*** EXTRACTED DATA

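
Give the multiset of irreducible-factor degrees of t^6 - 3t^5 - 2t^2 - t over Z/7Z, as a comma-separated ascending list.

1, 1, 1, 1, 2

Write g(t) = t^6 - 3t^5 - 2t^2 - t.
Linear factors from roots: (t), (t - 2), (t - 3), (t + 2).
Complete factorization: g(t) = (t)·(t + 2)·(t - 3)·(t - 2)·(t^2 - 3).
Factor degrees with multiplicity: 1 + 1 + 1 + 1 + 2 = 6.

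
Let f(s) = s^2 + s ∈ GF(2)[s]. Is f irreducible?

No

Check for roots in GF(2): f(0) = 0 → root; f(1) = 0 → root.
f(0) = 0, so (s) divides f(s); f is reducible.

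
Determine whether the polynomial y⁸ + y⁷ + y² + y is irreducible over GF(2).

Write g(y) = y⁸ + y⁷ + y² + y.
Check for roots in GF(2): g(0) = 0 → root; g(1) = 0 → root.
g(0) = 0, so (y) divides g(y); g is reducible.

No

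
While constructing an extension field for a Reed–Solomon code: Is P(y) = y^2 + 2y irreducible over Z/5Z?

Check for roots in Z/5Z: P(0) = 0 → root; P(1) = 3; P(2) = 3; P(3) = 0 → root; P(4) = 4.
P(0) = 0, so (y) divides P(y); P is reducible.

No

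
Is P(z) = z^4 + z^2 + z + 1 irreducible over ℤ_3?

Check for roots in ℤ_3: P(0) = 1; P(1) = 1; P(2) = 2.
No roots, so no linear factors.
Monic irreducibles of degree 2 over GF(3): z^2 + 1, z^2 + z + 2, z^2 + 2z + 2.
None of them divide P (all give nonzero remainder).
No irreducible factor of degree ≤ 2 exists, so P is irreducible over GF(3).

Yes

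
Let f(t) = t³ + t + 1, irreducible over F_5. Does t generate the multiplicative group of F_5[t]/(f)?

No

|GF(5^3)^×| = 5^3 − 1 = 124. Prime factorization: 124 = 2^2·31.
f is primitive ⇔ t has order 124 in GF(5)[t]/(f), i.e. t^(124/q) ≠ 1 for each prime q | 124.
t^(62) mod f = 1
t^(4) mod f = 4t² + 4t.
Since t^(62) = 1, the order of t divides 62 < 124; not primitive.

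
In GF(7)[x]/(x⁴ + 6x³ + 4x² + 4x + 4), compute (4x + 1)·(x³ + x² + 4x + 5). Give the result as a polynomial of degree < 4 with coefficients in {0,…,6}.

2x^3 + x^2 + x + 3

Multiply in GF(7)[x]: (4x + 1)·(x³ + x² + 4x + 5) = 4x⁴ + 5x³ + 3x² + 3x + 5.
Reduce using x⁴ ≡ x³ + 3x² + 3x + 3 (mod x⁴ + 6x³ + 4x² + 4x + 4).
Reduced: 2x³ + x² + x + 3.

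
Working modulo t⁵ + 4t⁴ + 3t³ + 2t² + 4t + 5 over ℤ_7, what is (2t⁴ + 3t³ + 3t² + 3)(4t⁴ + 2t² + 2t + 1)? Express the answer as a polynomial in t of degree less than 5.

Multiply in ℤ_7[t]: (2t⁴ + 3t³ + 3t² + 3)·(4t⁴ + 2t² + 2t + 1) = t⁸ + 5t⁷ + 2t⁶ + 3t⁵ + 5t⁴ + 2t³ + 2t² + 6t + 3.
Reduce using t⁵ ≡ 3t⁴ + 4t³ + 5t² + 3t + 2 (mod t⁵ + 4t⁴ + 3t³ + 2t² + 4t + 5).
Reduced: 5t⁴ + 5t³ + 2t² + t + 4.

5t^4 + 5t^3 + 2t^2 + t + 4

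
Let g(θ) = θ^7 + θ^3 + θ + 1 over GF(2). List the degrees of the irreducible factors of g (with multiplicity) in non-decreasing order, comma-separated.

1, 2, 4

Roots in GF(2): g(0) = 1; g(1) = 0 → root.
Linear factors from roots: (θ + 1).
Complete factorization: g(θ) = (θ + 1)·(θ^2 + θ + 1)·(θ^4 + θ + 1).
Factor degrees with multiplicity: 1 + 2 + 4 = 7.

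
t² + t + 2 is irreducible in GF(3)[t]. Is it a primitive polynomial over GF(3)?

Yes

Write f(t) = t² + t + 2.
|GF(3^2)^×| = 3^2 − 1 = 8. Prime factorization: 8 = 2^3.
f is primitive ⇔ t has order 8 in GF(3)[t]/(f), i.e. t^(8/q) ≠ 1 for each prime q | 8.
t^(4) mod f = 2.
None equal 1, so t has full order 8; f is primitive.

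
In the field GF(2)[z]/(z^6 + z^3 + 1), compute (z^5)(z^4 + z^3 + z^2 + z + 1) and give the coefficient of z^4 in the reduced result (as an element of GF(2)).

Multiply in GF(2)[z]: (z^5)·(z^4 + z^3 + z^2 + z + 1) = z^9 + z^8 + z^7 + z^6 + z^5.
Reduce using z^6 ≡ z^3 + 1 (mod z^6 + z^3 + 1).
Reduced: z^4 + z^3 + z^2 + z.

1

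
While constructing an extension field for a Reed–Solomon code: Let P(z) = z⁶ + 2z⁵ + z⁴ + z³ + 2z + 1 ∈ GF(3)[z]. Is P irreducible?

Yes

Check for roots in GF(3): P(0) = 1; P(1) = 2; P(2) = 1.
No roots, so no linear factors.
Monic irreducibles of degree 2 over GF(3): z² + 1, z² + z + 2, z² + 2z + 2.
None of them divide P (all give nonzero remainder).
Degree-3 irreducible divisors: test the 8 monic irreducibles of degree 3 over GF(3).
None of them divide P (all give nonzero remainder).
No irreducible factor of degree ≤ 3 exists, so P is irreducible over GF(3).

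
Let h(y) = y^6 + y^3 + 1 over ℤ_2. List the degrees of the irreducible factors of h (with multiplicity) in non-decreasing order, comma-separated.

6

Roots in ℤ_2: h(0) = 1; h(1) = 1.
Complete factorization: h(y) = (y^6 + y^3 + 1).
Factor degrees with multiplicity: 6 = 6.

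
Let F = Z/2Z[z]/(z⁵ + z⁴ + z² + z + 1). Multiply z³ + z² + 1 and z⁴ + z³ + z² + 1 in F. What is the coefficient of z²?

1

Multiply in Z/2Z[z]: (z³ + z² + 1)·(z⁴ + z³ + z² + 1) = z⁷ + 1.
Reduce using z⁵ ≡ z⁴ + z² + z + 1 (mod z⁵ + z⁴ + z² + z + 1).
Reduced: z².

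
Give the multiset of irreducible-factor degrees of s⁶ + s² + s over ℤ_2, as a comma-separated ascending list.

1, 2, 3

Write h(s) = s⁶ + s² + s.
Roots in ℤ_2: h(0) = 0 → root; h(1) = 1.
Linear factors from roots: (s).
Complete factorization: h(s) = (s)·(s² + s + 1)·(s³ + s² + 1).
Factor degrees with multiplicity: 1 + 2 + 3 = 6.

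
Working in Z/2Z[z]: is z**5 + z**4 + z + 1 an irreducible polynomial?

Write P(z) = z**5 + z**4 + z + 1.
Check for roots in Z/2Z: P(0) = 1; P(1) = 0 → root.
P(1) = 0, so (z − 1) divides P(z); P is reducible.

No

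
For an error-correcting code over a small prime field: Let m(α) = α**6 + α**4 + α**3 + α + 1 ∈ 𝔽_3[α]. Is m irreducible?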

******

(INSTRUCTIONS TO FOLLOW)
Reproduce the data exactly, altering nothing.

(RESPONSE TO THIS TASK)
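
Give the multiset of irreducible-factor degrees of t^6 - 3t^5 - 2t^2 - t over Z/7Z, as a comma-separated ascending list.

1, 1, 1, 1, 2

Write g(t) = t^6 - 3t^5 - 2t^2 - t.
Linear factors from roots: (t), (t - 2), (t - 3), (t + 2).
Complete factorization: g(t) = (t)·(t + 2)·(t - 3)·(t - 2)·(t^2 - 3).
Factor degrees with multiplicity: 1 + 1 + 1 + 1 + 2 = 6.

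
Let f(s) = s^2 + s ∈ GF(2)[s]. Is f irreducible?

No

Check for roots in GF(2): f(0) = 0 → root; f(1) = 0 → root.
f(0) = 0, so (s) divides f(s); f is reducible.

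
Determine whether the polynomial y⁸ + y⁷ + y² + y is irreducible over GF(2).

Write g(y) = y⁸ + y⁷ + y² + y.
Check for roots in GF(2): g(0) = 0 → root; g(1) = 0 → root.
g(0) = 0, so (y) divides g(y); g is reducible.

No

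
While constructing an extension field for a Reed–Solomon code: Is P(y) = y^2 + 2y irreducible over Z/5Z?

Check for roots in Z/5Z: P(0) = 0 → root; P(1) = 3; P(2) = 3; P(3) = 0 → root; P(4) = 4.
P(0) = 0, so (y) divides P(y); P is reducible.

No

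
Is P(z) = z^4 + z^2 + z + 1 irreducible over ℤ_3?

Check for roots in ℤ_3: P(0) = 1; P(1) = 1; P(2) = 2.
No roots, so no linear factors.
Monic irreducibles of degree 2 over GF(3): z^2 + 1, z^2 + z + 2, z^2 + 2z + 2.
None of them divide P (all give nonzero remainder).
No irreducible factor of degree ≤ 2 exists, so P is irreducible over GF(3).

Yes

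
Let f(t) = t³ + t + 1, irreducible over F_5. Does t generate the multiplicative group of F_5[t]/(f)?

No

|GF(5^3)^×| = 5^3 − 1 = 124. Prime factorization: 124 = 2^2·31.
f is primitive ⇔ t has order 124 in GF(5)[t]/(f), i.e. t^(124/q) ≠ 1 for each prime q | 124.
t^(62) mod f = 1
t^(4) mod f = 4t² + 4t.
Since t^(62) = 1, the order of t divides 62 < 124; not primitive.

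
In GF(7)[x]/(x⁴ + 6x³ + 4x² + 4x + 4), compute (4x + 1)·(x³ + x² + 4x + 5). Give the result as a polynomial of degree < 4 with coefficients in {0,…,6}.

2x^3 + x^2 + x + 3

Multiply in GF(7)[x]: (4x + 1)·(x³ + x² + 4x + 5) = 4x⁴ + 5x³ + 3x² + 3x + 5.
Reduce using x⁴ ≡ x³ + 3x² + 3x + 3 (mod x⁴ + 6x³ + 4x² + 4x + 4).
Reduced: 2x³ + x² + x + 3.

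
Working modulo t⁵ + 4t⁴ + 3t³ + 2t² + 4t + 5 over ℤ_7, what is (2t⁴ + 3t³ + 3t² + 3)(4t⁴ + 2t² + 2t + 1)? Express the answer as a polynomial in t of degree less than 5.

Multiply in ℤ_7[t]: (2t⁴ + 3t³ + 3t² + 3)·(4t⁴ + 2t² + 2t + 1) = t⁸ + 5t⁷ + 2t⁶ + 3t⁵ + 5t⁴ + 2t³ + 2t² + 6t + 3.
Reduce using t⁵ ≡ 3t⁴ + 4t³ + 5t² + 3t + 2 (mod t⁵ + 4t⁴ + 3t³ + 2t² + 4t + 5).
Reduced: 5t⁴ + 5t³ + 2t² + t + 4.

5t^4 + 5t^3 + 2t^2 + t + 4

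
Let g(θ) = θ^7 + θ^3 + θ + 1 over GF(2). List the degrees of the irreducible factors of g (with multiplicity) in non-decreasing order, comma-separated.

1, 2, 4

Roots in GF(2): g(0) = 1; g(1) = 0 → root.
Linear factors from roots: (θ + 1).
Complete factorization: g(θ) = (θ + 1)·(θ^2 + θ + 1)·(θ^4 + θ + 1).
Factor degrees with multiplicity: 1 + 2 + 4 = 7.

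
t² + t + 2 is irreducible in GF(3)[t]. Is it a primitive polynomial over GF(3)?

Yes

Write f(t) = t² + t + 2.
|GF(3^2)^×| = 3^2 − 1 = 8. Prime factorization: 8 = 2^3.
f is primitive ⇔ t has order 8 in GF(3)[t]/(f), i.e. t^(8/q) ≠ 1 for each prime q | 8.
t^(4) mod f = 2.
None equal 1, so t has full order 8; f is primitive.

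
In the field GF(2)[z]/(z^6 + z^3 + 1), compute (z^5)(z^4 + z^3 + z^2 + z + 1) and give the coefficient of z^4 in the reduced result (as an element of GF(2)).

Multiply in GF(2)[z]: (z^5)·(z^4 + z^3 + z^2 + z + 1) = z^9 + z^8 + z^7 + z^6 + z^5.
Reduce using z^6 ≡ z^3 + 1 (mod z^6 + z^3 + 1).
Reduced: z^4 + z^3 + z^2 + z.

1

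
While constructing an extension field for a Reed–Solomon code: Let P(z) = z⁶ + 2z⁵ + z⁴ + z³ + 2z + 1 ∈ GF(3)[z]. Is P irreducible?

Yes

Check for roots in GF(3): P(0) = 1; P(1) = 2; P(2) = 1.
No roots, so no linear factors.
Monic irreducibles of degree 2 over GF(3): z² + 1, z² + z + 2, z² + 2z + 2.
None of them divide P (all give nonzero remainder).
Degree-3 irreducible divisors: test the 8 monic irreducibles of degree 3 over GF(3).
None of them divide P (all give nonzero remainder).
No irreducible factor of degree ≤ 3 exists, so P is irreducible over GF(3).

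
Let h(y) = y^6 + y^3 + 1 over ℤ_2. List the degrees of the irreducible factors of h (with multiplicity) in non-decreasing order, comma-separated.

6

Roots in ℤ_2: h(0) = 1; h(1) = 1.
Complete factorization: h(y) = (y^6 + y^3 + 1).
Factor degrees with multiplicity: 6 = 6.

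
Let F = Z/2Z[z]/(z⁵ + z⁴ + z² + z + 1). Multiply z³ + z² + 1 and z⁴ + z³ + z² + 1 in F. What is the coefficient of z²?

1

Multiply in Z/2Z[z]: (z³ + z² + 1)·(z⁴ + z³ + z² + 1) = z⁷ + 1.
Reduce using z⁵ ≡ z⁴ + z² + z + 1 (mod z⁵ + z⁴ + z² + z + 1).
Reduced: z².

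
Give the multiset of irreducible-factor degrees of s⁶ + s² + s over ℤ_2, as a comma-separated ascending list.

1, 2, 3

Write h(s) = s⁶ + s² + s.
Roots in ℤ_2: h(0) = 0 → root; h(1) = 1.
Linear factors from roots: (s).
Complete factorization: h(s) = (s)·(s² + s + 1)·(s³ + s² + 1).
Factor degrees with multiplicity: 1 + 2 + 3 = 6.

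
Working in Z/2Z[z]: is z**5 + z**4 + z + 1 an irreducible polynomial?

Write P(z) = z**5 + z**4 + z + 1.
Check for roots in Z/2Z: P(0) = 1; P(1) = 0 → root.
P(1) = 0, so (z − 1) divides P(z); P is reducible.

No

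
For an error-correcting code over a small prime field: Let m(α) = α**6 + α**4 + α**3 + α + 1 ∈ 𝔽_3[α]. Is m irreducible?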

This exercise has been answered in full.